Provided entries:
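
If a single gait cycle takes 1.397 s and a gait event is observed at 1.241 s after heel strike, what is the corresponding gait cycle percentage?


pct = (event_time / cycle_time) * 100
pct = (1.241 / 1.397) * 100
ratio = 0.8883
pct = 88.8332


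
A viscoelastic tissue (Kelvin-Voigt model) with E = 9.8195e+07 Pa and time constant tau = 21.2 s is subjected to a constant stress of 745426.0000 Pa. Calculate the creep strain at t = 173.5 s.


epsilon(t) = (sigma/E) * (1 - exp(-t/tau))
sigma/E = 745426.0000 / 9.8195e+07 = 0.0076
exp(-t/tau) = exp(-173.5 / 21.2) = 2.7909e-04
epsilon = 0.0076 * (1 - 2.7909e-04)
epsilon = 0.0076


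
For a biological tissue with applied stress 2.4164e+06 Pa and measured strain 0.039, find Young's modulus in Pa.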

Task statement: All entries above are to be copied exactly, with none left out.

Your response:
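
If a single gait cycle takes 1.397 s and a gait event is observed at 1.241 s after heel strike, what is the corresponding gait cycle percentage?


pct = (event_time / cycle_time) * 100
pct = (1.241 / 1.397) * 100
ratio = 0.8883
pct = 88.8332


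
A viscoelastic tissue (Kelvin-Voigt model) with E = 9.8195e+07 Pa and time constant tau = 21.2 s is subjected to a constant stress of 745426.0000 Pa. Calculate the creep strain at t = 173.5 s.


epsilon(t) = (sigma/E) * (1 - exp(-t/tau))
sigma/E = 745426.0000 / 9.8195e+07 = 0.0076
exp(-t/tau) = exp(-173.5 / 21.2) = 2.7909e-04
epsilon = 0.0076 * (1 - 2.7909e-04)
epsilon = 0.0076


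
For a biological tissue with applied stress 2.4164e+06 Pa and measured strain 0.039, find Young's modulus in Pa.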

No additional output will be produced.